EXERCISE PROMPT: Write out the whole listing again, exactly.

SUPPLIED RECORDS:

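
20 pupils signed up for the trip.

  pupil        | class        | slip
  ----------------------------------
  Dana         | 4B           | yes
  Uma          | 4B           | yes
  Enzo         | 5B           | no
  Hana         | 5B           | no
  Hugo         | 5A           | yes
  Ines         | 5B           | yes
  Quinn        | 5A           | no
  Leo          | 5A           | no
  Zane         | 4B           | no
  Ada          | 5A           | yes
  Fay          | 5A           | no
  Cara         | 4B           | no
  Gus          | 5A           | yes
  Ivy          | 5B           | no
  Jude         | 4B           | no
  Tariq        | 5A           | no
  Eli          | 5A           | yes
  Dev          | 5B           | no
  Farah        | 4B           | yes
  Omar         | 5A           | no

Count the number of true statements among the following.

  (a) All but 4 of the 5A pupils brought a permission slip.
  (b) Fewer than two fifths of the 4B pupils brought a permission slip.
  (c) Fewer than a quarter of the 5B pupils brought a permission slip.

1

(a) 5A: |A| = 9, |A ∩ B| = 4; needs |A ∖ B| = 4 — false.
(b) 4B: |A| = 6, |A ∩ B| = 3; needs |A ∩ B| / |A| < 2/5 — false.
(c) 5B: |A| = 5, |A ∩ B| = 1; needs |A ∩ B| / |A| < 1/4 — true.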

YOUR SOLUTION:
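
20 pupils signed up for the trip.

  pupil        | class        | slip
  ----------------------------------
  Dana         | 4B           | yes
  Uma          | 4B           | yes
  Enzo         | 5B           | no
  Hana         | 5B           | no
  Hugo         | 5A           | yes
  Ines         | 5B           | yes
  Quinn        | 5A           | no
  Leo          | 5A           | no
  Zane         | 4B           | no
  Ada          | 5A           | yes
  Fay          | 5A           | no
  Cara         | 4B           | no
  Gus          | 5A           | yes
  Ivy          | 5B           | no
  Jude         | 4B           | no
  Tariq        | 5A           | no
  Eli          | 5A           | yes
  Dev          | 5B           | no
  Farah        | 4B           | yes
  Omar         | 5A           | no

Count the number of true statements among the following.

  (a) All but 4 of the 5A pupils brought a permission slip.
  (b) Fewer than two fifths of the 4B pupils brought a permission slip.
  (c) Fewer than a quarter of the 5B pupils brought a permission slip.

1

(a) 5A: |A| = 9, |A ∩ B| = 4; needs |A ∖ B| = 4 — false.
(b) 4B: |A| = 6, |A ∩ B| = 3; needs |A ∩ B| / |A| < 2/5 — false.
(c) 5B: |A| = 5, |A ∩ B| = 1; needs |A ∩ B| / |A| < 1/4 — true.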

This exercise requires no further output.